● Your task:
For the string "available", state the number of lines in the data that contain it, and nothing else.

● Given records:
====
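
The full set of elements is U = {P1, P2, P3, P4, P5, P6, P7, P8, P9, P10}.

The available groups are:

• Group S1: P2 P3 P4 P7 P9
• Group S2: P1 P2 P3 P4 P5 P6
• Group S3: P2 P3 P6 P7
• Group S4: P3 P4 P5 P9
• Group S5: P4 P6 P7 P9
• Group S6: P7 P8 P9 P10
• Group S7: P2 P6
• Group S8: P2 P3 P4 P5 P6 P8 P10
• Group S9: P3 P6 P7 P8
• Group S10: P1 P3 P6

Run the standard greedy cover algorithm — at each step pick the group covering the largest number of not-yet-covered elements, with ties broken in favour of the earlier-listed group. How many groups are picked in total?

Greedy: pick S8 (covers 7 new) → pick S1 (covers 2 new) → pick S2 (covers 1 new). Total picks: 3.
(The true minimum cover uses only 2 groups, so greedy is not optimal here.)

3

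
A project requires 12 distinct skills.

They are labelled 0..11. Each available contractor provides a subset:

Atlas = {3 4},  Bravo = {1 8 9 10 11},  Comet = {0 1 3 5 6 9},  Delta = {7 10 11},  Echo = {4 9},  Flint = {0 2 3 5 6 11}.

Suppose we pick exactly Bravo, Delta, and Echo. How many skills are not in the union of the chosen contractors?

Union of Bravo, Delta, Echo = {1, 4, 7, 8, 9, 10, 11}.
Not covered: 0, 2, 3, 5, 6 — 5 skills.

5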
====
● Reply:
2